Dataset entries

***

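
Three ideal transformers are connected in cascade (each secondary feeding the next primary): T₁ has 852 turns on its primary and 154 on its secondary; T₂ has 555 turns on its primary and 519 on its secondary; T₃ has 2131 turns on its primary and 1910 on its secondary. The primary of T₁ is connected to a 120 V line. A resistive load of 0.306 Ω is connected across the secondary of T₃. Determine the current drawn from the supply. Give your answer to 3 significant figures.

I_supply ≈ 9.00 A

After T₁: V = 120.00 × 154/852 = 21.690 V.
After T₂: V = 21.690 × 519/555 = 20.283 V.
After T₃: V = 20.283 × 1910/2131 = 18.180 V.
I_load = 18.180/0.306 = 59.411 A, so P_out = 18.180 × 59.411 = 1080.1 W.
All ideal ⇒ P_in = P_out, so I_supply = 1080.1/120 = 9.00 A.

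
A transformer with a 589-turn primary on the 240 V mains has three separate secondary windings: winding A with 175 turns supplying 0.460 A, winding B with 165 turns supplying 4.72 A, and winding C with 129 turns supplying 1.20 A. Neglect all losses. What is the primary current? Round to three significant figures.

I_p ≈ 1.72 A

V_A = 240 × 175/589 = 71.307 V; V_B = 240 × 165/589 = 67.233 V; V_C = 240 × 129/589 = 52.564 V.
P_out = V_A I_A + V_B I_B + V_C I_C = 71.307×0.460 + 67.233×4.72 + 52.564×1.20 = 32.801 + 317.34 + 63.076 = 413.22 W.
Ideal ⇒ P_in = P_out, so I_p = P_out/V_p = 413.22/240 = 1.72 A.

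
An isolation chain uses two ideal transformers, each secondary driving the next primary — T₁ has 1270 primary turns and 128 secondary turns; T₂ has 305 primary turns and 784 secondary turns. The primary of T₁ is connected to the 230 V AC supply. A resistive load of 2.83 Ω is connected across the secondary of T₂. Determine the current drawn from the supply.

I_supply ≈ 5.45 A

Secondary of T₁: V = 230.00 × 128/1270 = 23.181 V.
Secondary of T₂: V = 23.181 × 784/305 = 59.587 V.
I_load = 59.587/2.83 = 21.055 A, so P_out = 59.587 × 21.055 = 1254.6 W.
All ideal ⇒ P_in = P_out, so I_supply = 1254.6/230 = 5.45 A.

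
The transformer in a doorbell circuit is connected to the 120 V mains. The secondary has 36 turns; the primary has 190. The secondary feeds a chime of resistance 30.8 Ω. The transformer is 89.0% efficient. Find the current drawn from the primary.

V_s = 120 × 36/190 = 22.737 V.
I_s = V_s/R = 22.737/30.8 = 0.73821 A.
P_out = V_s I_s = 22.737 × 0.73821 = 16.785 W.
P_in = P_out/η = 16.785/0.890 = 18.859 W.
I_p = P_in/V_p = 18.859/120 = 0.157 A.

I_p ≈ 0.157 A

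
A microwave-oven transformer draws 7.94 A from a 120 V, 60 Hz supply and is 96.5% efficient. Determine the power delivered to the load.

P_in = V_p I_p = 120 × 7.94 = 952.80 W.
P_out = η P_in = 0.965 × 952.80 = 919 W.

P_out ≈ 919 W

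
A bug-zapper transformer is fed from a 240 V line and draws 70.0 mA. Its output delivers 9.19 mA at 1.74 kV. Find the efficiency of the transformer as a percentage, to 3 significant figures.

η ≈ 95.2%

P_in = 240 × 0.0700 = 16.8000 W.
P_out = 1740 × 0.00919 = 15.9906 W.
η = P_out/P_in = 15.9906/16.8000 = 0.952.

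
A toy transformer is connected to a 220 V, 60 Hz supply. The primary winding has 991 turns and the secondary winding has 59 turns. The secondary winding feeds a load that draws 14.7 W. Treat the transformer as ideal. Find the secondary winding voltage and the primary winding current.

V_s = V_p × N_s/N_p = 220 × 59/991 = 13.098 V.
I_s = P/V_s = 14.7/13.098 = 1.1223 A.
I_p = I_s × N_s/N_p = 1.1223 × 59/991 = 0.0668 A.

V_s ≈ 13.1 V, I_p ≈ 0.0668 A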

***

Task instructions
The entries above should be copied out exactly, with none left out.

Your response
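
Three ideal transformers are connected in cascade (each secondary feeding the next primary): T₁ has 852 turns on its primary and 154 on its secondary; T₂ has 555 turns on its primary and 519 on its secondary; T₃ has 2131 turns on its primary and 1910 on its secondary. The primary of T₁ is connected to a 120 V line. A resistive load of 0.306 Ω is connected across the secondary of T₃. Determine the current drawn from the supply. Give your answer to 3 significant figures.

I_supply ≈ 9.00 A

After T₁: V = 120.00 × 154/852 = 21.690 V.
After T₂: V = 21.690 × 519/555 = 20.283 V.
After T₃: V = 20.283 × 1910/2131 = 18.180 V.
I_load = 18.180/0.306 = 59.411 A, so P_out = 18.180 × 59.411 = 1080.1 W.
All ideal ⇒ P_in = P_out, so I_supply = 1080.1/120 = 9.00 A.

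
A transformer with a 589-turn primary on the 240 V mains has three separate secondary windings: winding A with 175 turns supplying 0.460 A, winding B with 165 turns supplying 4.72 A, and winding C with 129 turns supplying 1.20 A. Neglect all losses. What is the primary current? Round to three significant figures.

I_p ≈ 1.72 A

V_A = 240 × 175/589 = 71.307 V; V_B = 240 × 165/589 = 67.233 V; V_C = 240 × 129/589 = 52.564 V.
P_out = V_A I_A + V_B I_B + V_C I_C = 71.307×0.460 + 67.233×4.72 + 52.564×1.20 = 32.801 + 317.34 + 63.076 = 413.22 W.
Ideal ⇒ P_in = P_out, so I_p = P_out/V_p = 413.22/240 = 1.72 A.

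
An isolation chain uses two ideal transformers, each secondary driving the next primary — T₁ has 1270 primary turns and 128 secondary turns; T₂ has 305 primary turns and 784 secondary turns. The primary of T₁ is connected to the 230 V AC supply. A resistive load of 2.83 Ω is connected across the secondary of T₂. Determine the current drawn from the supply.

I_supply ≈ 5.45 A

Secondary of T₁: V = 230.00 × 128/1270 = 23.181 V.
Secondary of T₂: V = 23.181 × 784/305 = 59.587 V.
I_load = 59.587/2.83 = 21.055 A, so P_out = 59.587 × 21.055 = 1254.6 W.
All ideal ⇒ P_in = P_out, so I_supply = 1254.6/230 = 5.45 A.

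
The transformer in a doorbell circuit is connected to the 120 V mains. The secondary has 36 turns; the primary has 190. The secondary feeds a chime of resistance 30.8 Ω. The transformer is 89.0% efficient. Find the current drawn from the primary.

V_s = 120 × 36/190 = 22.737 V.
I_s = V_s/R = 22.737/30.8 = 0.73821 A.
P_out = V_s I_s = 22.737 × 0.73821 = 16.785 W.
P_in = P_out/η = 16.785/0.890 = 18.859 W.
I_p = P_in/V_p = 18.859/120 = 0.157 A.

I_p ≈ 0.157 A

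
A microwave-oven transformer draws 7.94 A from a 120 V, 60 Hz supply and is 96.5% efficient. Determine the power delivered to the load.

P_in = V_p I_p = 120 × 7.94 = 952.80 W.
P_out = η P_in = 0.965 × 952.80 = 919 W.

P_out ≈ 919 W

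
A bug-zapper transformer is fed from a 240 V line and draws 70.0 mA. Its output delivers 9.19 mA at 1.74 kV. Find the efficiency of the transformer as a percentage, to 3 significant figures.

η ≈ 95.2%

P_in = 240 × 0.0700 = 16.8000 W.
P_out = 1740 × 0.00919 = 15.9906 W.
η = P_out/P_in = 15.9906/16.8000 = 0.952.

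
A toy transformer is connected to a 220 V, 60 Hz supply. The primary winding has 991 turns and the secondary winding has 59 turns. The secondary winding feeds a load that draws 14.7 W. Treat the transformer as ideal. Find the secondary winding voltage and the primary winding current.

V_s = V_p × N_s/N_p = 220 × 59/991 = 13.098 V.
I_s = P/V_s = 14.7/13.098 = 1.1223 A.
I_p = I_s × N_s/N_p = 1.1223 × 59/991 = 0.0668 A.

V_s ≈ 13.1 V, I_p ≈ 0.0668 A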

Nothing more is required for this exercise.